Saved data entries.
>>>>

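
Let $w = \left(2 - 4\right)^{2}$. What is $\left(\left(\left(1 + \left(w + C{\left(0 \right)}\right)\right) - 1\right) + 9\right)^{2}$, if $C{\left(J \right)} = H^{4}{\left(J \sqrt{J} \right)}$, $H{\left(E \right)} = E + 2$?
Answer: $841$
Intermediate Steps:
$H{\left(E \right)} = 2 + E$
$w = 4$ ($w = \left(-2\right)^{2} = 4$)
$C{\left(J \right)} = \left(2 + J^{\frac{3}{2}}\right)^{4}$ ($C{\left(J \right)} = \left(2 + J \sqrt{J}\right)^{4} = \left(2 + J^{\frac{3}{2}}\right)^{4}$)
$\left(\left(\left(1 + \left(w + C{\left(0 \right)}\right)\right) - 1\right) + 9\right)^{2} = \left(\left(\left(1 + \left(4 + \left(2 + 0^{\frac{3}{2}}\right)^{4}\right)\right) - 1\right) + 9\right)^{2} = \left(\left(\left(1 + \left(4 + \left(2 + 0\right)^{4}\right)\right) - 1\right) + 9\right)^{2} = \left(\left(\left(1 + \left(4 + 2^{4}\right)\right) - 1\right) + 9\right)^{2} = \left(\left(\left(1 + \left(4 + 16\right)\right) - 1\right) + 9\right)^{2} = \left(\left(\left(1 + 20\right) - 1\right) + 9\right)^{2} = \left(\left(21 - 1\right) + 9\right)^{2} = \left(20 + 9\right)^{2} = 29^{2} = 841$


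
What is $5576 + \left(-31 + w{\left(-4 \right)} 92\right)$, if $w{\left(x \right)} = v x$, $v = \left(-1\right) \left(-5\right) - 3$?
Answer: $4809$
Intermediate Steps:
$v = 2$ ($v = 5 - 3 = 2$)
$w{\left(x \right)} = 2 x$
$5576 + \left(-31 + w{\left(-4 \right)} 92\right) = 5576 + \left(-31 + 2 \left(-4\right) 92\right) = 5576 - 767 = 4809$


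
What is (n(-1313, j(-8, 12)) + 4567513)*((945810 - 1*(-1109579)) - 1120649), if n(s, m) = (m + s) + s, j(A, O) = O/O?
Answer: 4266983409120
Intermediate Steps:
j(A, O) = 1
n(s, m) = m + 2*s
(n(-1313, j(-8, 12)) + 4567513)*((945810 - 1*(-1109579)) - 1120649) = ((1 + 2*(-1313)) + 4567513)*((945810 - 1*(-1109579)) - 1120649) = ((1 - 2626) + 4567513)*((945810 + 1109579) - 1120649) = (-2625 + 4567513)*(2055389 - 1120649) = 4564888*934740 = 4266983409120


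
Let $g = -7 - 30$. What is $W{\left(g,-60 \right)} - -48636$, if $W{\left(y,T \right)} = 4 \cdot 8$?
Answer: $48668$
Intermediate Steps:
$g = -37$ ($g = -7 - 30 = -37$)
$W{\left(y,T \right)} = 32$
$W{\left(g,-60 \right)} - -48636 = 32 - -48636 = 32 + 48636 = 48668$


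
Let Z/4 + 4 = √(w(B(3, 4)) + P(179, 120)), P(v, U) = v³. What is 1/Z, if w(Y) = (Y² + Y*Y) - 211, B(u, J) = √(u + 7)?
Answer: 1/5735132 + √1433787/11470264 ≈ 0.00010457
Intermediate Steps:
B(u, J) = √(7 + u)
w(Y) = -211 + 2*Y² (w(Y) = (Y² + Y²) - 211 = 2*Y² - 211 = -211 + 2*Y²)
Z = -16 + 8*√1433787 (Z = -16 + 4*√((-211 + 2*(√(7 + 3))²) + 179³) = -16 + 4*√((-211 + 2*(√10)²) + 5735339) = -16 + 4*√((-211 + 2*10) + 5735339) = -16 + 4*√((-211 + 20) + 5735339) = -16 + 4*√(-191 + 5735339) = -16 + 4*√5735148 = -16 + 4*(2*√1433787) = -16 + 8*√1433787 ≈ 9563.3)
1/Z = 1/(-16 + 8*√1433787)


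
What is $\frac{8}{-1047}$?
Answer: $- \frac{8}{1047} \approx -0.0076409$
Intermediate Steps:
$\frac{8}{-1047} = 8 \left(- \frac{1}{1047}\right) = - \frac{8}{1047}$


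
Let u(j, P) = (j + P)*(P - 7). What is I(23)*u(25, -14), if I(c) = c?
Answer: -5313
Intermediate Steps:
u(j, P) = (-7 + P)*(P + j) (u(j, P) = (P + j)*(-7 + P) = (-7 + P)*(P + j))
I(23)*u(25, -14) = 23*((-14)² - 7*(-14) - 7*25 - 14*25) = 23*(196 + 98 - 175 - 350) = 23*(-231) = -5313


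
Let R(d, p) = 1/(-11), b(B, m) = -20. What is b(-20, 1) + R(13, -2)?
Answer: -221/11 ≈ -20.091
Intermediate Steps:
R(d, p) = -1/11
b(-20, 1) + R(13, -2) = -20 - 1/11 = -221/11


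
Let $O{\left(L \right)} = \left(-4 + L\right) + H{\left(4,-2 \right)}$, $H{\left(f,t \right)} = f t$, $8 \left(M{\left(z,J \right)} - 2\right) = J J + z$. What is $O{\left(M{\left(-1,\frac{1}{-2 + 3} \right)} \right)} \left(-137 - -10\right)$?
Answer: $1270$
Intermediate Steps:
$M{\left(z,J \right)} = 2 + \frac{z}{8} + \frac{J^{2}}{8}$ ($M{\left(z,J \right)} = 2 + \frac{J J + z}{8} = 2 + \frac{J^{2} + z}{8} = 2 + \frac{z + J^{2}}{8} = 2 + \left(\frac{z}{8} + \frac{J^{2}}{8}\right) = 2 + \frac{z}{8} + \frac{J^{2}}{8}$)
$O{\left(L \right)} = -12 + L$ ($O{\left(L \right)} = \left(-4 + L\right) + 4 \left(-2\right) = \left(-4 + L\right) - 8 = -12 + L$)
$O{\left(M{\left(-1,\frac{1}{-2 + 3} \right)} \right)} \left(-137 - -10\right) = \left(-12 + \left(2 + \frac{1}{8} \left(-1\right) + \frac{\left(\frac{1}{-2 + 3}\right)^{2}}{8}\right)\right) \left(-137 - -10\right) = \left(-12 + \left(2 - \frac{1}{8} + \frac{\left(1^{-1}\right)^{2}}{8}\right)\right) \left(-137 + \left(-33 + 43\right)\right) = \left(-12 + \left(2 - \frac{1}{8} + \frac{1^{2}}{8}\right)\right) \left(-137 + 10\right) = \left(-12 + \left(2 - \frac{1}{8} + \frac{1}{8} \cdot 1\right)\right) \left(-127\right) = \left(-12 + \left(2 - \frac{1}{8} + \frac{1}{8}\right)\right) \left(-127\right) = \left(-12 + 2\right) \left(-127\right) = \left(-10\right) \left(-127\right) = 1270$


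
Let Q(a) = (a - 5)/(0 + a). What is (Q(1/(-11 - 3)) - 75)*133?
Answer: -532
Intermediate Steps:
Q(a) = (-5 + a)/a
(Q(1/(-11 - 3)) - 75)*133 = ((-5 + 1/(-11 - 3))/(1/(-11 - 3)) - 75)*133 = ((-5 + 1/(-14))/(1/(-14)) - 75)*133 = ((-5 - 1/14)/(-1/14) - 75)*133 = (-14*(-71/14) - 75)*133 = (71 - 75)*133 = -4*133 = -532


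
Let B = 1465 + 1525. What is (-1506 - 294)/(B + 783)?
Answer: -1800/3773 ≈ -0.47707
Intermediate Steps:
B = 2990
(-1506 - 294)/(B + 783) = (-1506 - 294)/(2990 + 783) = -1800/3773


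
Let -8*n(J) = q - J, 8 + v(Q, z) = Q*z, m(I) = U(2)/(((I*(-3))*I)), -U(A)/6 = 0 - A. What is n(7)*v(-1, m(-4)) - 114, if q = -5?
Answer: -1005/8 ≈ -125.63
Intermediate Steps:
U(A) = 6*A (U(A) = -6*(0 - A) = -(-6)*A = 6*A)
m(I) = -4/I**2 (m(I) = (6*2)/(((I*(-3))*I)) = 12/(((-3*I)*I)) = 12/((-3*I**2)) = 12*(-1/(3*I**2)) = -4/I**2)
v(Q, z) = -8 + Q*z
n(J) = 5/8 + J/8 (n(J) = -(-5 - J)/8 = 5/8 + J/8)
n(7)*v(-1, m(-4)) - 114 = (5/8 + (1/8)*7)*(-8 - (-4)/(-4)**2) - 114 = (5/8 + 7/8)*(-8 - (-4)/16) - 114 = 3*(-8 - 1*(-1/4))/2 - 114 = 3*(-8 + 1/4)/2 - 114 = (3/2)*(-31/4) - 114 = -93/8 - 114 = -1005/8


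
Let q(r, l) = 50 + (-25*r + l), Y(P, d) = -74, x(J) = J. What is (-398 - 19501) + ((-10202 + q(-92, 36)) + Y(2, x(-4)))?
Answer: -27789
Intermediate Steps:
q(r, l) = 50 + l - 25*r (q(r, l) = 50 + (l - 25*r) = 50 + l - 25*r)
(-398 - 19501) + ((-10202 + q(-92, 36)) + Y(2, x(-4))) = (-398 - 19501) + ((-10202 + (50 + 36 - 25*(-92))) - 74) = -19899 + ((-10202 + (50 + 36 + 2300)) - 74) = -19899 + ((-10202 + 2386) - 74) = -19899 + (-7816 - 74) = -19899 - 7890 = -27789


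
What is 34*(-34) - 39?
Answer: -1195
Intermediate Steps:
34*(-34) - 39 = -1156 - 39 = -1195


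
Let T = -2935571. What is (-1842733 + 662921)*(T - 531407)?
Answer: 4090382248136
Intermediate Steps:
(-1842733 + 662921)*(T - 531407) = (-1842733 + 662921)*(-2935571 - 531407) = -1179812*(-3466978) = 4090382248136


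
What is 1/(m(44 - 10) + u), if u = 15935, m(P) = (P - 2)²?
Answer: 1/16959 ≈ 5.8966e-5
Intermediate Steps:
m(P) = (-2 + P)²
1/(m(44 - 10) + u) = 1/((-2 + (44 - 10))² + 15935) = 1/((-2 + 34)² + 15935) = 1/(32² + 15935) = 1/(1024 + 15935) = 1/16959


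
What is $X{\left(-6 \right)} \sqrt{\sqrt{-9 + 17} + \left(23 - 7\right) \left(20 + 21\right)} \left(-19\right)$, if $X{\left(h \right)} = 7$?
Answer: $- 133 \sqrt{656 + 2 \sqrt{2}} \approx -3413.8$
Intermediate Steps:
$X{\left(-6 \right)} \sqrt{\sqrt{-9 + 17} + \left(23 - 7\right) \left(20 + 21\right)} \left(-19\right) = 7 \sqrt{\sqrt{-9 + 17} + \left(23 - 7\right) \left(20 + 21\right)} \left(-19\right) = 7 \sqrt{\sqrt{8} + 16 \cdot 41} \left(-19\right) = 7 \sqrt{2 \sqrt{2} + 656} \left(-19\right) = 7 \sqrt{656 + 2 \sqrt{2}} \left(-19\right) = - 133 \sqrt{656 + 2 \sqrt{2}}$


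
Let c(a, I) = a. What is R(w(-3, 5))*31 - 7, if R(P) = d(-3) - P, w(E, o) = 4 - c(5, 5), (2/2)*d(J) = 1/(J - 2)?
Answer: 89/5 ≈ 17.800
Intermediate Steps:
d(J) = 1/(-2 + J) (d(J) = 1/(J - 2) = 1/(-2 + J))
w(E, o) = -1 (w(E, o) = 4 - 1*5 = 4 - 5 = -1)
R(P) = -⅕ - P (R(P) = 1/(-2 - 3) - P = 1/(-5) - P = -⅕ - P)
R(w(-3, 5))*31 - 7 = (-⅕ - 1*(-1))*31 - 7 = (-⅕ + 1)*31 - 7 = (⅘)*31 - 7 = 124/5 - 7 = 89/5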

<<<<

ACTIVITY.
Output only the lines from the top of the entries through the one holding "Answer: $4809$", copied exactly.

EXPECTED OUTPUT.
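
Let $w = \left(2 - 4\right)^{2}$. What is $\left(\left(\left(1 + \left(w + C{\left(0 \right)}\right)\right) - 1\right) + 9\right)^{2}$, if $C{\left(J \right)} = H^{4}{\left(J \sqrt{J} \right)}$, $H{\left(E \right)} = E + 2$?
Answer: $841$
Intermediate Steps:
$H{\left(E \right)} = 2 + E$
$w = 4$ ($w = \left(-2\right)^{2} = 4$)
$C{\left(J \right)} = \left(2 + J^{\frac{3}{2}}\right)^{4}$ ($C{\left(J \right)} = \left(2 + J \sqrt{J}\right)^{4} = \left(2 + J^{\frac{3}{2}}\right)^{4}$)
$\left(\left(\left(1 + \left(w + C{\left(0 \right)}\right)\right) - 1\right) + 9\right)^{2} = \left(\left(\left(1 + \left(4 + \left(2 + 0^{\frac{3}{2}}\right)^{4}\right)\right) - 1\right) + 9\right)^{2} = \left(\left(\left(1 + \left(4 + \left(2 + 0\right)^{4}\right)\right) - 1\right) + 9\right)^{2} = \left(\left(\left(1 + \left(4 + 2^{4}\right)\right) - 1\right) + 9\right)^{2} = \left(\left(\left(1 + \left(4 + 16\right)\right) - 1\right) + 9\right)^{2} = \left(\left(\left(1 + 20\right) - 1\right) + 9\right)^{2} = \left(\left(21 - 1\right) + 9\right)^{2} = \left(20 + 9\right)^{2} = 29^{2} = 841$


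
What is $5576 + \left(-31 + w{\left(-4 \right)} 92\right)$, if $w{\left(x \right)} = v x$, $v = \left(-1\right) \left(-5\right) - 3$?
Answer: $4809$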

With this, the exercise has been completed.